Try it – If a line holds the word "have", copy it from the entries.

Items from a data source:
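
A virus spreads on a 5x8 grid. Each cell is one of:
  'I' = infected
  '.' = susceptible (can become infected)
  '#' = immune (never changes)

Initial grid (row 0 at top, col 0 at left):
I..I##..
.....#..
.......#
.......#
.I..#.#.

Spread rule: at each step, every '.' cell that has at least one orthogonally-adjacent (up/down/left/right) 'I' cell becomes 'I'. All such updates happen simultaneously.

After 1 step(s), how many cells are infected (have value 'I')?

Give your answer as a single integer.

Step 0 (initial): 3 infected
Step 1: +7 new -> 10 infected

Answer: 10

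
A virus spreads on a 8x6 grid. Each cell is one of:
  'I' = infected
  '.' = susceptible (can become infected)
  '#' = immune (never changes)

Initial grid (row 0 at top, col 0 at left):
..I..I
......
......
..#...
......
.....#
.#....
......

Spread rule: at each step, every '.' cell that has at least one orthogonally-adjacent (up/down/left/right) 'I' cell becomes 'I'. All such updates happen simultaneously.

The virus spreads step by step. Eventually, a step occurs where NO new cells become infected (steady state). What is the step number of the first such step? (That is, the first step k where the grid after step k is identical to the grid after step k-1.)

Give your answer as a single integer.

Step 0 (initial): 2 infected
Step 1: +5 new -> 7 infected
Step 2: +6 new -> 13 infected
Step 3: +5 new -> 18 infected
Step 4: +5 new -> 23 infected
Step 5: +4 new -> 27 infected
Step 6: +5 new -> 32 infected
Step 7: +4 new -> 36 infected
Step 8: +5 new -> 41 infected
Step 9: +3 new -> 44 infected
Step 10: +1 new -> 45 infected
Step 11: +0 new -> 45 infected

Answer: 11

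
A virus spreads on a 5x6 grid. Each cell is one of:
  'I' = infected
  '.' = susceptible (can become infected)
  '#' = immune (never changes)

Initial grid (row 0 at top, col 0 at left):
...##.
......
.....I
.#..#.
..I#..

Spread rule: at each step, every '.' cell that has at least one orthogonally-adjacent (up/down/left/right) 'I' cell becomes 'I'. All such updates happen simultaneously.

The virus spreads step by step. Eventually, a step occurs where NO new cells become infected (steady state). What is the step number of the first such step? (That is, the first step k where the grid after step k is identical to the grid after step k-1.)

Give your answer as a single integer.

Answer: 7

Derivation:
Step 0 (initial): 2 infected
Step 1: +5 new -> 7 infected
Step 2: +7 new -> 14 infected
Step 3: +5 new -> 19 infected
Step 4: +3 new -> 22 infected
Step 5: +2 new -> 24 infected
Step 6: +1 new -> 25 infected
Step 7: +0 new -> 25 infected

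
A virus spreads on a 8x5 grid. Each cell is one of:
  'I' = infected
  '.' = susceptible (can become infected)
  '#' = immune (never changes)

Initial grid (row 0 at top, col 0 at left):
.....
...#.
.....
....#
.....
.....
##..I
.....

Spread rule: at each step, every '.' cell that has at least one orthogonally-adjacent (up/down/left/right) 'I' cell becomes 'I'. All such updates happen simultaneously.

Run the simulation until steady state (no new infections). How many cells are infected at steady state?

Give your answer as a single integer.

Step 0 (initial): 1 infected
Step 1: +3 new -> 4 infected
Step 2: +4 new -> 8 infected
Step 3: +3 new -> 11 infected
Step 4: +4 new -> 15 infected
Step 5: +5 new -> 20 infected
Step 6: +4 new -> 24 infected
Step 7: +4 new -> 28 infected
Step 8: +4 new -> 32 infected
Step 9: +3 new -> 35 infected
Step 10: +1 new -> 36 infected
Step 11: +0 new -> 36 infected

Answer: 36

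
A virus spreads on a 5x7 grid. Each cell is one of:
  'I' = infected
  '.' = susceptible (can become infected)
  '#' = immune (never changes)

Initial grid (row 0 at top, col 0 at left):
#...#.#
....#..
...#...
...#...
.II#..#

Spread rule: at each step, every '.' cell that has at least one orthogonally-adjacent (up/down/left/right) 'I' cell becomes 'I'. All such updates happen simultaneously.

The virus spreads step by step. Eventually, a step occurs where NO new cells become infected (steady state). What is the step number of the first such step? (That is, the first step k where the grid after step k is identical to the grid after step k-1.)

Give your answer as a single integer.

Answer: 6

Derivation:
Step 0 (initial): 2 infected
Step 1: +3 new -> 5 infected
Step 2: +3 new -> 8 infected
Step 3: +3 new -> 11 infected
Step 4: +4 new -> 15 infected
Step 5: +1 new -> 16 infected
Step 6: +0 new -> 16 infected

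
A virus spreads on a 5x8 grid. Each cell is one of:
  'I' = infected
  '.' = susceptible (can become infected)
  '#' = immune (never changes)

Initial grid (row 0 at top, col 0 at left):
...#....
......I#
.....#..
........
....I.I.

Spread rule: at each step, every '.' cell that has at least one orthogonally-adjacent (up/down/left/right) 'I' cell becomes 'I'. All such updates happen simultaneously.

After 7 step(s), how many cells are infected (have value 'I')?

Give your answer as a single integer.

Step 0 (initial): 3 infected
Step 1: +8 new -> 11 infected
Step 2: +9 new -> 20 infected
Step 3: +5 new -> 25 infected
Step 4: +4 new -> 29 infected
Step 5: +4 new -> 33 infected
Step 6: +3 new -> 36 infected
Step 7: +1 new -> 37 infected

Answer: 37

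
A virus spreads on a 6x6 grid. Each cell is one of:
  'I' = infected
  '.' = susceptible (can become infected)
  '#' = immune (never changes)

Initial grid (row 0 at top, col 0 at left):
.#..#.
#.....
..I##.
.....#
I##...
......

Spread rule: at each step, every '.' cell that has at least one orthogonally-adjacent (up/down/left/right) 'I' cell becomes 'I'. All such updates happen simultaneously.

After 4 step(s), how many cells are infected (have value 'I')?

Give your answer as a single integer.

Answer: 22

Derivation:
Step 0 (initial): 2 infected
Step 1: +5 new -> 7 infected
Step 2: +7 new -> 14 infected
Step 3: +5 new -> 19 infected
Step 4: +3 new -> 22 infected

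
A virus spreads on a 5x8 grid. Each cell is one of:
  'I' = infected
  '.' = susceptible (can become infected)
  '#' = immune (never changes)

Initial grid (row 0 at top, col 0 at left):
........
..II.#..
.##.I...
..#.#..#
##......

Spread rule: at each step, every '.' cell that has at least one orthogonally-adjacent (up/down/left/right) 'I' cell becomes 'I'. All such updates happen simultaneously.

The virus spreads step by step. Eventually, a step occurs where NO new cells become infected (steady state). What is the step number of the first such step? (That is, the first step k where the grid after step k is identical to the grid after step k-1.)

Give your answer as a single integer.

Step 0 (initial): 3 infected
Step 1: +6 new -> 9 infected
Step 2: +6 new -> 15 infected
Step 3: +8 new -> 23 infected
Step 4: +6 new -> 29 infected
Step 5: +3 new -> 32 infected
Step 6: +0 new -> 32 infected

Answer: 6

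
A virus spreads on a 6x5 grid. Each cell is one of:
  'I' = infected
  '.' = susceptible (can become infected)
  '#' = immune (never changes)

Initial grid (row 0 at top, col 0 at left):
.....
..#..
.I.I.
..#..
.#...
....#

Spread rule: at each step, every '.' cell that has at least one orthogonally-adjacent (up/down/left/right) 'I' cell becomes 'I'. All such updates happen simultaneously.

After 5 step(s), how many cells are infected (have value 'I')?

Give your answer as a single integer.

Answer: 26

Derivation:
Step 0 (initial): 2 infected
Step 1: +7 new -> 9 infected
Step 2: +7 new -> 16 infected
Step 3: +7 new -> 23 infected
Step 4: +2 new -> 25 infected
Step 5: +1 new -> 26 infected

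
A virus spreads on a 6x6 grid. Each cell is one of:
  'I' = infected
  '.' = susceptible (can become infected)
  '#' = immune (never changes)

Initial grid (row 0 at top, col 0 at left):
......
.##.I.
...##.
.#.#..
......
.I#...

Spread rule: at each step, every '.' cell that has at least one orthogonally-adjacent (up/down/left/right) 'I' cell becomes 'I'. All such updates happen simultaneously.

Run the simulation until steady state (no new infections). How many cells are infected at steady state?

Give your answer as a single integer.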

Exercise answer –
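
After 1 step(s), how many cells are infected (have value 'I')?
After 7 step(s), how many cells are infected (have value 'I')?
After 4 step(s), how many cells are infected (have value 'I')?
After 5 step(s), how many cells are infected (have value 'I')?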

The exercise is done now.